▶ **What is required**
With every mark kept, transcribe all of the records.

■ ■ ■ ■ ■

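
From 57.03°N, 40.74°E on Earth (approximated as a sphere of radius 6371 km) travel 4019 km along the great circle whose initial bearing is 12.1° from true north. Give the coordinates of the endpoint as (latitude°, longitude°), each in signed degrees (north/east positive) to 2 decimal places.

Angular distance δ = d/R = 4019/6371 = 0.63083 rad; initial bearing θ = 0.2112 rad.
sin φ₂ = sin φ₁ cos δ + cos φ₁ sin δ cos θ = (0.8390)(0.8075) + (0.5442)(0.5898)(0.9778) = 0.9913, so φ₂ = 82.45°.
Δλ = atan2(sin θ sin δ cos φ₁, cos δ − sin φ₁ sin φ₂) = atan2(0.0673, -0.0241) = 109.742°.
λ₂ = 40.740° + 109.742° = 150.48°.

82.45°, 150.48°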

■ ■ ■ ■ ■

▶ **Task output**
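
From 57.03°N, 40.74°E on Earth (approximated as a sphere of radius 6371 km) travel 4019 km along the great circle whose initial bearing is 12.1° from true north. Give the coordinates of the endpoint as (latitude°, longitude°), each in signed degrees (north/east positive) to 2 decimal places.

Angular distance δ = d/R = 4019/6371 = 0.63083 rad; initial bearing θ = 0.2112 rad.
sin φ₂ = sin φ₁ cos δ + cos φ₁ sin δ cos θ = (0.8390)(0.8075) + (0.5442)(0.5898)(0.9778) = 0.9913, so φ₂ = 82.45°.
Δλ = atan2(sin θ sin δ cos φ₁, cos δ − sin φ₁ sin φ₂) = atan2(0.0673, -0.0241) = 109.742°.
λ₂ = 40.740° + 109.742° = 150.48°.

82.45°, 150.48°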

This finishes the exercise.